[Collected data]
◆ ◆ ◆ ◆ ◆

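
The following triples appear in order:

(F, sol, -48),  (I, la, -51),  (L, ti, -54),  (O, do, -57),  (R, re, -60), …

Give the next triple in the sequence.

Letter goes F, I, L, O, R → U (letters move forward 3 places in the alphabet).
Note goes sol, la, ti, do, re → mi (runs through the solfège scale do→ti).
Third slot: −3 each step; -48, -51, -54, -57, -60 → -63.
Putting it together: (U, mi, -63).

(U, mi, -63)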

◆ ◆ ◆ ◆ ◆

→ **To do**
Set down the entries again, exactly as they stand above.

→ **Completed exercise**
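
The following triples appear in order:

(F, sol, -48),  (I, la, -51),  (L, ti, -54),  (O, do, -57),  (R, re, -60), …

Give the next triple in the sequence.

Letter goes F, I, L, O, R → U (letters move forward 3 places in the alphabet).
Note goes sol, la, ti, do, re → mi (runs through the solfège scale do→ti).
Third slot: −3 each step; -48, -51, -54, -57, -60 → -63.
Putting it together: (U, mi, -63).

(U, mi, -63)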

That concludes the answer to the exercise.